> _PROBLEM STATEMENT_: Give back all of the data exactly as it appears here.

> _RECORDS SHOWN_:
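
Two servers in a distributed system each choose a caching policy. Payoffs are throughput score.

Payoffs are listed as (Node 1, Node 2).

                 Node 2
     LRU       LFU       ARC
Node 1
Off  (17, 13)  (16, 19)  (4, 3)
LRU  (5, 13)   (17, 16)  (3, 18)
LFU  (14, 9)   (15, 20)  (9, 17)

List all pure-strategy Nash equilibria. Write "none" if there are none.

Node 1 against LRU: payoffs 17, 5, 14 → best response Off.
Node 1 against LFU: payoffs 16, 17, 15 → best response LRU.
Node 1 against ARC: payoffs 4, 3, 9 → best response LFU.
Node 2 against Off: payoffs 13, 19, 3 → best response LFU.
Node 2 against LRU: payoffs 13, 16, 18 → best response ARC.
Node 2 against LFU: payoffs 9, 20, 17 → best response LFU.
No profile is a mutual best response for all players.

There is no pure-strategy Nash equilibrium.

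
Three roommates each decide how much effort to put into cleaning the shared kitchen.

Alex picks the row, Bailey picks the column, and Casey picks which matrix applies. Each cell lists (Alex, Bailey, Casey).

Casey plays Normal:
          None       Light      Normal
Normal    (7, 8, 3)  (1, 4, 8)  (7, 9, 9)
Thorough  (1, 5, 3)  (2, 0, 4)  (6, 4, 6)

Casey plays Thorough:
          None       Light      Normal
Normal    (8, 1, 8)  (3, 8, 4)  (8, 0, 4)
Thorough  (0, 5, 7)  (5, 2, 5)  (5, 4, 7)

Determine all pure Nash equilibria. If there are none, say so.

For each player, find the best response to each opponent profile; mutual best responses are the pure NE.
Alex against (None, Normal): payoffs 7, 1 → best response Normal.
Alex against (None, Thorough): payoffs 8, 0 → best response Normal.
Alex against (Light, Normal): payoffs 1, 2 → best response Thorough.
Alex against (Light, Thorough): payoffs 3, 5 → best response Thorough.
Alex against (Normal, Normal): payoffs 7, 6 → best response Normal.
Alex against (Normal, Thorough): payoffs 8, 5 → best response Normal.
Bailey against (Normal, Normal): payoffs 8, 4, 9 → best response Normal.
Bailey against (Normal, Thorough): payoffs 1, 8, 0 → best response Light.
Bailey against (Thorough, Normal): payoffs 5, 0, 4 → best response None.
Bailey against (Thorough, Thorough): payoffs 5, 2, 4 → best response None.
Casey against (Normal, None): payoffs 3, 8 → best response Thorough.
Casey against (Normal, Light): payoffs 8, 4 → best response Normal.
Casey against (Normal, Normal): payoffs 9, 4 → best response Normal.
Casey against (Thorough, None): payoffs 3, 7 → best response Thorough.
Casey against (Thorough, Light): payoffs 4, 5 → best response Thorough.
Casey against (Thorough, Normal): payoffs 6, 7 → best response Thorough.
Mutual best responses: (Normal, Normal, Normal).

(Normal, Normal, Normal)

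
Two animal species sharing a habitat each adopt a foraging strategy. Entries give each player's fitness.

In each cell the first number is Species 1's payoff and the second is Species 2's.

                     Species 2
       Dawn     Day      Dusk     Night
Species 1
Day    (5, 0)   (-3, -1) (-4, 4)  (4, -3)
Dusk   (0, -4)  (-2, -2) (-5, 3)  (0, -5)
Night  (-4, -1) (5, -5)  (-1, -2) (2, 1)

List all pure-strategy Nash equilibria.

This game has no pure Nash equilibrium.

For each strategy profile, look for a profitable unilateral deviation.
(Day, Dawn): Species 2 can switch to Dusk (0 → 4). Not NE.
(Day, Day): Species 1 can switch to Dusk (-3 → -2). Not NE.
(Day, Dusk): Species 1 can switch to Night (-4 → -1). Not NE.
(Day, Night): Species 2 can switch to Dawn (-3 → 0). Not NE.
(Dusk, Dawn): Species 1 can switch to Day (0 → 5). Not NE.
(Dusk, Day): Species 1 can switch to Night (-2 → 5). Not NE.
(The remaining 6 profiles each have a profitable deviation by the same check.)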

> _EXERCISE RESULT_:
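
Two servers in a distributed system each choose a caching policy. Payoffs are throughput score.

Payoffs are listed as (Node 1, Node 2).

                 Node 2
     LRU       LFU       ARC
Node 1
Off  (17, 13)  (16, 19)  (4, 3)
LRU  (5, 13)   (17, 16)  (3, 18)
LFU  (14, 9)   (15, 20)  (9, 17)

List all pure-strategy Nash equilibria. Write "none" if there are none.

Node 1 against LRU: payoffs 17, 5, 14 → best response Off.
Node 1 against LFU: payoffs 16, 17, 15 → best response LRU.
Node 1 against ARC: payoffs 4, 3, 9 → best response LFU.
Node 2 against Off: payoffs 13, 19, 3 → best response LFU.
Node 2 against LRU: payoffs 13, 16, 18 → best response ARC.
Node 2 against LFU: payoffs 9, 20, 17 → best response LFU.
No profile is a mutual best response for all players.

There is no pure-strategy Nash equilibrium.

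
Three roommates each decide how much effort to put into cleaning the shared kitchen.

Alex picks the row, Bailey picks the column, and Casey picks which matrix applies. Each cell lists (Alex, Bailey, Casey).

Casey plays Normal:
          None       Light      Normal
Normal    (7, 8, 3)  (1, 4, 8)  (7, 9, 9)
Thorough  (1, 5, 3)  (2, 0, 4)  (6, 4, 6)

Casey plays Thorough:
          None       Light      Normal
Normal    (8, 1, 8)  (3, 8, 4)  (8, 0, 4)
Thorough  (0, 5, 7)  (5, 2, 5)  (5, 4, 7)

Determine all pure Nash equilibria. If there are none, say so.

For each player, find the best response to each opponent profile; mutual best responses are the pure NE.
Alex against (None, Normal): payoffs 7, 1 → best response Normal.
Alex against (None, Thorough): payoffs 8, 0 → best response Normal.
Alex against (Light, Normal): payoffs 1, 2 → best response Thorough.
Alex against (Light, Thorough): payoffs 3, 5 → best response Thorough.
Alex against (Normal, Normal): payoffs 7, 6 → best response Normal.
Alex against (Normal, Thorough): payoffs 8, 5 → best response Normal.
Bailey against (Normal, Normal): payoffs 8, 4, 9 → best response Normal.
Bailey against (Normal, Thorough): payoffs 1, 8, 0 → best response Light.
Bailey against (Thorough, Normal): payoffs 5, 0, 4 → best response None.
Bailey against (Thorough, Thorough): payoffs 5, 2, 4 → best response None.
Casey against (Normal, None): payoffs 3, 8 → best response Thorough.
Casey against (Normal, Light): payoffs 8, 4 → best response Normal.
Casey against (Normal, Normal): payoffs 9, 4 → best response Normal.
Casey against (Thorough, None): payoffs 3, 7 → best response Thorough.
Casey against (Thorough, Light): payoffs 4, 5 → best response Thorough.
Casey against (Thorough, Normal): payoffs 6, 7 → best response Thorough.
Mutual best responses: (Normal, Normal, Normal).

(Normal, Normal, Normal)

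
Two animal species sharing a habitat each adopt a foraging strategy. Entries give each player's fitness.

In each cell the first number is Species 1's payoff and the second is Species 2's.

                     Species 2
       Dawn     Day      Dusk     Night
Species 1
Day    (5, 0)   (-3, -1) (-4, 4)  (4, -3)
Dusk   (0, -4)  (-2, -2) (-5, 3)  (0, -5)
Night  (-4, -1) (5, -5)  (-1, -2) (2, 1)

List all pure-strategy Nash equilibria.

This game has no pure Nash equilibrium.

For each strategy profile, look for a profitable unilateral deviation.
(Day, Dawn): Species 2 can switch to Dusk (0 → 4). Not NE.
(Day, Day): Species 1 can switch to Dusk (-3 → -2). Not NE.
(Day, Dusk): Species 1 can switch to Night (-4 → -1). Not NE.
(Day, Night): Species 2 can switch to Dawn (-3 → 0). Not NE.
(Dusk, Dawn): Species 1 can switch to Day (0 → 5). Not NE.
(Dusk, Day): Species 1 can switch to Night (-2 → 5). Not NE.
(The remaining 6 profiles each have a profitable deviation by the same check.)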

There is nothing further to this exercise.